## Problem statement
Beginning with the line that holds "amount shown below." in the data below, give again every line through the one that holds "Investment credit available", exactly as written.

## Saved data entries
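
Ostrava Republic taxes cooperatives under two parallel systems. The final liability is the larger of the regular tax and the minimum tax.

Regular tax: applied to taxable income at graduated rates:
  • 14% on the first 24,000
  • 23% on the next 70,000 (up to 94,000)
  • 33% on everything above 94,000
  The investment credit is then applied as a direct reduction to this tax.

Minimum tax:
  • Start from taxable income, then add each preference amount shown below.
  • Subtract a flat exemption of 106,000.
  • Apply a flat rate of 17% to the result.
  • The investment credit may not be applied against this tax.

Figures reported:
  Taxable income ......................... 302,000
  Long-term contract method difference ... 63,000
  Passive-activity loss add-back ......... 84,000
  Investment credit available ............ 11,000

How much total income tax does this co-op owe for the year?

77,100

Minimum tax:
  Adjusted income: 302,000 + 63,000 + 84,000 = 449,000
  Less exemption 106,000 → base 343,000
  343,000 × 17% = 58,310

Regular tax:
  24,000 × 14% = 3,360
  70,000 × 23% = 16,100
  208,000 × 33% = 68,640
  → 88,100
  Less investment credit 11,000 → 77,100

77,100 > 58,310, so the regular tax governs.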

* * *

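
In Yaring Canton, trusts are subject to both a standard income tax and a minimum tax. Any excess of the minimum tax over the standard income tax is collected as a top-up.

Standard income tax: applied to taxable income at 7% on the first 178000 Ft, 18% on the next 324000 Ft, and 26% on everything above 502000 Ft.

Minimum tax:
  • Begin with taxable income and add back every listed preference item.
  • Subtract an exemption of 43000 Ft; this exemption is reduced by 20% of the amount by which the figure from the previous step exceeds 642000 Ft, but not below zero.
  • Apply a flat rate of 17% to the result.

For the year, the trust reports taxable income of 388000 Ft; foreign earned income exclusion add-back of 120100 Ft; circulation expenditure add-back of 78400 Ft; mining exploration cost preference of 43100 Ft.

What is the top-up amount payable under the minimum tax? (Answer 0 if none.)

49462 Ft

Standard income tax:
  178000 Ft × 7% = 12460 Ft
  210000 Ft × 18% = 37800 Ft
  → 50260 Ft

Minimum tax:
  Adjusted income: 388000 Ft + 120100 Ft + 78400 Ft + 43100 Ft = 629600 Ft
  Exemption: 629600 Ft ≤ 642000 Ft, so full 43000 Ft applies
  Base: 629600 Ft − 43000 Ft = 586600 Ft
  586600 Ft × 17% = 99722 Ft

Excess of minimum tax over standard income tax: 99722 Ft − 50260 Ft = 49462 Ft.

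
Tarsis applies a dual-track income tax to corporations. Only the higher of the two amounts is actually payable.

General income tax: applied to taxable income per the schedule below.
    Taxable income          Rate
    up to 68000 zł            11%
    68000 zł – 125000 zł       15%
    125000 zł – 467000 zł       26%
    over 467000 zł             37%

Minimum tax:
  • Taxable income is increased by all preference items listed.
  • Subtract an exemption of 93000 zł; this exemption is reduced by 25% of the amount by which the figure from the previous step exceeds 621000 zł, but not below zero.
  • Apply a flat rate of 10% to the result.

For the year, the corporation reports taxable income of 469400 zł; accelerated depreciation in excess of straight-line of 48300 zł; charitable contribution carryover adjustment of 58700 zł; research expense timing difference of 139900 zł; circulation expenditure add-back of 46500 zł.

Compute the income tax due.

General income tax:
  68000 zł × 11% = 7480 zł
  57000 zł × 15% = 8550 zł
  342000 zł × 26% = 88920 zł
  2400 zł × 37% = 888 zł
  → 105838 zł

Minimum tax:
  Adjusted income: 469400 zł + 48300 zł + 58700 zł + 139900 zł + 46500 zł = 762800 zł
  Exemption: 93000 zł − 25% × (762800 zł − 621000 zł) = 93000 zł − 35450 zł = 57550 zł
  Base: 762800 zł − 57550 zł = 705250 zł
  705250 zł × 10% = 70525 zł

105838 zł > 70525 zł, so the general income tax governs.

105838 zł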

* * *

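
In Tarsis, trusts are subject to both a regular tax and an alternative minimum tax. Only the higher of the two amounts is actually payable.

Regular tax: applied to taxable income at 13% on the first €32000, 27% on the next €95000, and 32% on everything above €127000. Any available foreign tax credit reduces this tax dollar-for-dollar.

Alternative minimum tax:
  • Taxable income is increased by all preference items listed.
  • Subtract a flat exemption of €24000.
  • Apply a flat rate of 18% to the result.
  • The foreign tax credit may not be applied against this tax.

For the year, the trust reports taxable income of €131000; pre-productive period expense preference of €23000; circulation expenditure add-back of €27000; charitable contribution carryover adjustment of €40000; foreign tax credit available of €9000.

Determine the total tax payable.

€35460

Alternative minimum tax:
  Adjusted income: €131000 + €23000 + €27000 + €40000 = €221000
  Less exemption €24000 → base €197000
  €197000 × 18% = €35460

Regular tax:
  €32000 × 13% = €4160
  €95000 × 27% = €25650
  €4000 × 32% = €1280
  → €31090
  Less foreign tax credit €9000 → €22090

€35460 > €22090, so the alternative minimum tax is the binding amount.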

## Result of the exercise
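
  • Start from taxable income, then add each preference amount shown below.
  • Subtract a flat exemption of 106,000.
  • Apply a flat rate of 17% to the result.
  • The investment credit may not be applied against this tax.

Figures reported:
  Taxable income ......................... 302,000
  Long-term contract method difference ... 63,000
  Passive-activity loss add-back ......... 84,000
  Investment credit available ............ 11,000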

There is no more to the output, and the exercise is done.